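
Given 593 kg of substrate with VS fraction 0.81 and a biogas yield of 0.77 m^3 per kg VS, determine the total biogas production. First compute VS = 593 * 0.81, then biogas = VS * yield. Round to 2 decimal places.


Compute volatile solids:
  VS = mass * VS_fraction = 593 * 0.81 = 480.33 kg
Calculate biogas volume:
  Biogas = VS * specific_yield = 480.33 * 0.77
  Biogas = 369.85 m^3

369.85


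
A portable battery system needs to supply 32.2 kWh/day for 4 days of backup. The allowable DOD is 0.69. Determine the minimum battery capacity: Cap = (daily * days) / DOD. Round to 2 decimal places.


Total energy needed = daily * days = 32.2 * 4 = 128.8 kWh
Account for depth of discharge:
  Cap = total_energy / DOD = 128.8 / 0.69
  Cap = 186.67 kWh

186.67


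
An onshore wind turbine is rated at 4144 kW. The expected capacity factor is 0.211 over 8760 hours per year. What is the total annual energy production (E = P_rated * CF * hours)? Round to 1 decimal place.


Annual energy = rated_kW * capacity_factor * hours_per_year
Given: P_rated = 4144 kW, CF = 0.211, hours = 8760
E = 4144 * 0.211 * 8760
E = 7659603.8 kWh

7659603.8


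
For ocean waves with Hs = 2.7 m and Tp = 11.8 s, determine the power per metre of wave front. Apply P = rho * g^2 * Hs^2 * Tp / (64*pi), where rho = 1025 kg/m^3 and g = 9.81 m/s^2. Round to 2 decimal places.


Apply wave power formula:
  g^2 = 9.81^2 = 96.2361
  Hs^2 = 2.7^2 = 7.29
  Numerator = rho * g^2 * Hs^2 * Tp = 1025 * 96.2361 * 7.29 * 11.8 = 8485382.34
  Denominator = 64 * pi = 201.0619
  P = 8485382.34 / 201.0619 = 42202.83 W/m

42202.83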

WHAT IS EXPECTED: Pull out each record as written and restate it exactly.

FINISHED EXERCISE:
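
Given 593 kg of substrate with VS fraction 0.81 and a biogas yield of 0.77 m^3 per kg VS, determine the total biogas production. First compute VS = 593 * 0.81, then biogas = VS * yield. Round to 2 decimal places.


Compute volatile solids:
  VS = mass * VS_fraction = 593 * 0.81 = 480.33 kg
Calculate biogas volume:
  Biogas = VS * specific_yield = 480.33 * 0.77
  Biogas = 369.85 m^3

369.85


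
A portable battery system needs to supply 32.2 kWh/day for 4 days of backup. The allowable DOD is 0.69. Determine the minimum battery capacity: Cap = (daily * days) / DOD. Round to 2 decimal places.


Total energy needed = daily * days = 32.2 * 4 = 128.8 kWh
Account for depth of discharge:
  Cap = total_energy / DOD = 128.8 / 0.69
  Cap = 186.67 kWh

186.67


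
An onshore wind turbine is rated at 4144 kW. The expected capacity factor is 0.211 over 8760 hours per year. What is the total annual energy production (E = P_rated * CF * hours)? Round to 1 decimal place.


Annual energy = rated_kW * capacity_factor * hours_per_year
Given: P_rated = 4144 kW, CF = 0.211, hours = 8760
E = 4144 * 0.211 * 8760
E = 7659603.8 kWh

7659603.8


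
For ocean waves with Hs = 2.7 m and Tp = 11.8 s, determine the power per metre of wave front. Apply P = rho * g^2 * Hs^2 * Tp / (64*pi), where rho = 1025 kg/m^3 and g = 9.81 m/s^2. Round to 2 decimal places.


Apply wave power formula:
  g^2 = 9.81^2 = 96.2361
  Hs^2 = 2.7^2 = 7.29
  Numerator = rho * g^2 * Hs^2 * Tp = 1025 * 96.2361 * 7.29 * 11.8 = 8485382.34
  Denominator = 64 * pi = 201.0619
  P = 8485382.34 / 201.0619 = 42202.83 W/m

42202.83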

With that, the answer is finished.